What to produce =>
Output the listing below verbatim.

**** Provided entries ****

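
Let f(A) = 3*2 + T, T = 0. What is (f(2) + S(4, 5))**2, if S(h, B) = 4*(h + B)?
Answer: 1764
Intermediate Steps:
f(A) = 6 (f(A) = 3*2 + 0 = 6 + 0 = 6)
S(h, B) = 4*B + 4*h (S(h, B) = 4*(B + h) = 4*B + 4*h)
(f(2) + S(4, 5))**2 = (6 + (4*5 + 4*4))**2 = (6 + (20 + 16))**2 = (6 + 36)**2 = 42**2 = 1764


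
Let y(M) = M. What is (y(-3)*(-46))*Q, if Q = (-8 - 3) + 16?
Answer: 690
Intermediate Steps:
Q = 5 (Q = -11 + 16 = 5)
(y(-3)*(-46))*Q = -3*(-46)*5 = 138*5 = 690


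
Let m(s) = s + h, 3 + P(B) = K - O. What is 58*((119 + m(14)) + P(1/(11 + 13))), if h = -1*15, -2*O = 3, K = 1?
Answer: 6815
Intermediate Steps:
O = -3/2 (O = -½*3 = -3/2 ≈ -1.5000)
h = -15
P(B) = -½ (P(B) = -3 + (1 - 1*(-3/2)) = -3 + (1 + 3/2) = -3 + 5/2 = -½)
m(s) = -15 + s (m(s) = s - 15 = -15 + s)
58*((119 + m(14)) + P(1/(11 + 13))) = 58*((119 + (-15 + 14)) - ½) = 58*((119 - 1) - ½) = 58*(118 - ½) = 58*(235/2) = 6815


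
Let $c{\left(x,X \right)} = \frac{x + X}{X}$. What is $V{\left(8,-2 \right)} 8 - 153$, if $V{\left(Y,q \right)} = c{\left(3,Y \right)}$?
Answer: $-142$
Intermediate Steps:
$c{\left(x,X \right)} = \frac{X + x}{X}$
$V{\left(Y,q \right)} = \frac{3 + Y}{Y}$ ($V{\left(Y,q \right)} = \frac{Y + 3}{Y} = \frac{3 + Y}{Y}$)
$V{\left(8,-2 \right)} 8 - 153 = \frac{3 + 8}{8} \cdot 8 - 153 = \frac{1}{8} \cdot 11 \cdot 8 - 153 = \frac{11}{8} \cdot 8 - 153 = 11 - 153 = -142$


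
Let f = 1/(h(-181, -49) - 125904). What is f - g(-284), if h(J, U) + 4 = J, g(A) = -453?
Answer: 57118316/126089 ≈ 453.00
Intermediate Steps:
h(J, U) = -4 + J
f = -1/126089 (f = 1/((-4 - 181) - 125904) = 1/(-185 - 125904) = 1/(-126089) = -1/126089 ≈ -7.9309e-6)
f - g(-284) = -1/126089 - 1*(-453) = -1/126089 + 453 = 57118316/126089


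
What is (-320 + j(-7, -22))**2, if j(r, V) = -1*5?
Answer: 105625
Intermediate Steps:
j(r, V) = -5
(-320 + j(-7, -22))**2 = (-320 - 5)**2 = (-325)**2 = 105625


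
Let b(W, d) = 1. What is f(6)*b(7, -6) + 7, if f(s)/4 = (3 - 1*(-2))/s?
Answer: 31/3 ≈ 10.333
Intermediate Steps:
f(s) = 20/s (f(s) = 4*((3 - 1*(-2))/s) = 4*((3 + 2)/s) = 4*(5/s) = 20/s)
f(6)*b(7, -6) + 7 = (20/6)*1 + 7 = (20*(⅙))*1 + 7 = (10/3)*1 + 7 = 10/3 + 7 = 31/3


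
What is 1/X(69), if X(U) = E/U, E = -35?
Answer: -69/35 ≈ -1.9714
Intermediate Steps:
X(U) = -35/U
1/X(69) = 1/(-35/69) = -69/35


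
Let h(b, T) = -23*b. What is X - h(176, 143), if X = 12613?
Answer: 16661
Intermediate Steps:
X - h(176, 143) = 12613 - (-23)*176 = 12613 - 1*(-4048) = 12613 + 4048 = 16661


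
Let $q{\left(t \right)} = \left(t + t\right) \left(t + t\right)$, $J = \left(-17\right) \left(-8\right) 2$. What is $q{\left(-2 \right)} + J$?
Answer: $288$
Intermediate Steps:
$J = 272$ ($J = 136 \cdot 2 = 272$)
$q{\left(t \right)} = 4 t^{2}$ ($q{\left(t \right)} = 2 t 2 t = 4 t^{2}$)
$q{\left(-2 \right)} + J = 4 \left(-2\right)^{2} + 272 = 4 \cdot 4 + 272 = 16 + 272 = 288$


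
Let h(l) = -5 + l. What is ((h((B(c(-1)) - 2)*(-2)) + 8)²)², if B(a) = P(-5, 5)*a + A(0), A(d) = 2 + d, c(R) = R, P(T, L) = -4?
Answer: 625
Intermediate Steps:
B(a) = 2 - 4*a (B(a) = -4*a + (2 + 0) = -4*a + 2 = 2 - 4*a)
((h((B(c(-1)) - 2)*(-2)) + 8)²)² = (((-5 + ((2 - 4*(-1)) - 2)*(-2)) + 8)²)² = (((-5 + ((2 + 4) - 2)*(-2)) + 8)²)² = (((-5 + (6 - 2)*(-2)) + 8)²)² = (((-5 + 4*(-2)) + 8)²)² = (((-5 - 8) + 8)²)² = ((-13 + 8)²)² = ((-5)²)² = 25² = 625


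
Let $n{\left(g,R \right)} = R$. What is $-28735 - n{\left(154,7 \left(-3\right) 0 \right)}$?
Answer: $-28735$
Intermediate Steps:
$-28735 - n{\left(154,7 \left(-3\right) 0 \right)} = -28735 - 7 \left(-3\right) 0 = -28735 - \left(-21\right) 0 = -28735 - 0 = -28735 + 0 = -28735$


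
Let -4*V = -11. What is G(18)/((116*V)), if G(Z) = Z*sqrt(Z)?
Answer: 54*sqrt(2)/319 ≈ 0.23940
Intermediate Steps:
V = 11/4 (V = -1/4*(-11) = 11/4 ≈ 2.7500)
G(Z) = Z**(3/2)
G(18)/((116*V)) = 18**(3/2)/((116*(11/4))) = (54*sqrt(2))/319 = (54*sqrt(2))*(1/319) = 54*sqrt(2)/319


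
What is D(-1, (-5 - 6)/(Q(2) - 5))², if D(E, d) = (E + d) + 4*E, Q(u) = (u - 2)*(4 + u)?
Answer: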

****

Answer to this task =>
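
Let f(A) = 3*2 + T, T = 0. What is (f(2) + S(4, 5))**2, if S(h, B) = 4*(h + B)?
Answer: 1764
Intermediate Steps:
f(A) = 6 (f(A) = 3*2 + 0 = 6 + 0 = 6)
S(h, B) = 4*B + 4*h (S(h, B) = 4*(B + h) = 4*B + 4*h)
(f(2) + S(4, 5))**2 = (6 + (4*5 + 4*4))**2 = (6 + (20 + 16))**2 = (6 + 36)**2 = 42**2 = 1764


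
Let y(M) = M. What is (y(-3)*(-46))*Q, if Q = (-8 - 3) + 16?
Answer: 690
Intermediate Steps:
Q = 5 (Q = -11 + 16 = 5)
(y(-3)*(-46))*Q = -3*(-46)*5 = 138*5 = 690


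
Let m(s) = s + h, 3 + P(B) = K - O. What is 58*((119 + m(14)) + P(1/(11 + 13))), if h = -1*15, -2*O = 3, K = 1?
Answer: 6815
Intermediate Steps:
O = -3/2 (O = -½*3 = -3/2 ≈ -1.5000)
h = -15
P(B) = -½ (P(B) = -3 + (1 - 1*(-3/2)) = -3 + (1 + 3/2) = -3 + 5/2 = -½)
m(s) = -15 + s (m(s) = s - 15 = -15 + s)
58*((119 + m(14)) + P(1/(11 + 13))) = 58*((119 + (-15 + 14)) - ½) = 58*((119 - 1) - ½) = 58*(118 - ½) = 58*(235/2) = 6815


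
Let $c{\left(x,X \right)} = \frac{x + X}{X}$. What is $V{\left(8,-2 \right)} 8 - 153$, if $V{\left(Y,q \right)} = c{\left(3,Y \right)}$?
Answer: $-142$
Intermediate Steps:
$c{\left(x,X \right)} = \frac{X + x}{X}$
$V{\left(Y,q \right)} = \frac{3 + Y}{Y}$ ($V{\left(Y,q \right)} = \frac{Y + 3}{Y} = \frac{3 + Y}{Y}$)
$V{\left(8,-2 \right)} 8 - 153 = \frac{3 + 8}{8} \cdot 8 - 153 = \frac{1}{8} \cdot 11 \cdot 8 - 153 = \frac{11}{8} \cdot 8 - 153 = 11 - 153 = -142$


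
Let f = 1/(h(-181, -49) - 125904). What is f - g(-284), if h(J, U) + 4 = J, g(A) = -453?
Answer: 57118316/126089 ≈ 453.00
Intermediate Steps:
h(J, U) = -4 + J
f = -1/126089 (f = 1/((-4 - 181) - 125904) = 1/(-185 - 125904) = 1/(-126089) = -1/126089 ≈ -7.9309e-6)
f - g(-284) = -1/126089 - 1*(-453) = -1/126089 + 453 = 57118316/126089


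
What is (-320 + j(-7, -22))**2, if j(r, V) = -1*5?
Answer: 105625
Intermediate Steps:
j(r, V) = -5
(-320 + j(-7, -22))**2 = (-320 - 5)**2 = (-325)**2 = 105625


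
Let b(W, d) = 1. What is f(6)*b(7, -6) + 7, if f(s)/4 = (3 - 1*(-2))/s?
Answer: 31/3 ≈ 10.333
Intermediate Steps:
f(s) = 20/s (f(s) = 4*((3 - 1*(-2))/s) = 4*((3 + 2)/s) = 4*(5/s) = 20/s)
f(6)*b(7, -6) + 7 = (20/6)*1 + 7 = (20*(⅙))*1 + 7 = (10/3)*1 + 7 = 10/3 + 7 = 31/3


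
What is 1/X(69), if X(U) = E/U, E = -35?
Answer: -69/35 ≈ -1.9714
Intermediate Steps:
X(U) = -35/U
1/X(69) = 1/(-35/69) = -69/35


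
Let h(b, T) = -23*b. What is X - h(176, 143), if X = 12613?
Answer: 16661
Intermediate Steps:
X - h(176, 143) = 12613 - (-23)*176 = 12613 - 1*(-4048) = 12613 + 4048 = 16661


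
Let $q{\left(t \right)} = \left(t + t\right) \left(t + t\right)$, $J = \left(-17\right) \left(-8\right) 2$. What is $q{\left(-2 \right)} + J$?
Answer: $288$
Intermediate Steps:
$J = 272$ ($J = 136 \cdot 2 = 272$)
$q{\left(t \right)} = 4 t^{2}$ ($q{\left(t \right)} = 2 t 2 t = 4 t^{2}$)
$q{\left(-2 \right)} + J = 4 \left(-2\right)^{2} + 272 = 4 \cdot 4 + 272 = 16 + 272 = 288$


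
Let h(l) = -5 + l. What is ((h((B(c(-1)) - 2)*(-2)) + 8)²)², if B(a) = P(-5, 5)*a + A(0), A(d) = 2 + d, c(R) = R, P(T, L) = -4?
Answer: 625
Intermediate Steps:
B(a) = 2 - 4*a (B(a) = -4*a + (2 + 0) = -4*a + 2 = 2 - 4*a)
((h((B(c(-1)) - 2)*(-2)) + 8)²)² = (((-5 + ((2 - 4*(-1)) - 2)*(-2)) + 8)²)² = (((-5 + ((2 + 4) - 2)*(-2)) + 8)²)² = (((-5 + (6 - 2)*(-2)) + 8)²)² = (((-5 + 4*(-2)) + 8)²)² = (((-5 - 8) + 8)²)² = ((-13 + 8)²)² = ((-5)²)² = 25² = 625


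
Let $n{\left(g,R \right)} = R$. What is $-28735 - n{\left(154,7 \left(-3\right) 0 \right)}$?
Answer: $-28735$
Intermediate Steps:
$-28735 - n{\left(154,7 \left(-3\right) 0 \right)} = -28735 - 7 \left(-3\right) 0 = -28735 - \left(-21\right) 0 = -28735 - 0 = -28735 + 0 = -28735$


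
Let -4*V = -11. What is G(18)/((116*V)), if G(Z) = Z*sqrt(Z)?
Answer: 54*sqrt(2)/319 ≈ 0.23940
Intermediate Steps:
V = 11/4 (V = -1/4*(-11) = 11/4 ≈ 2.7500)
G(Z) = Z**(3/2)
G(18)/((116*V)) = 18**(3/2)/((116*(11/4))) = (54*sqrt(2))/319 = (54*sqrt(2))*(1/319) = 54*sqrt(2)/319


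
What is D(-1, (-5 - 6)/(Q(2) - 5))², if D(E, d) = (E + d) + 4*E, Q(u) = (u - 2)*(4 + u)?
Answer: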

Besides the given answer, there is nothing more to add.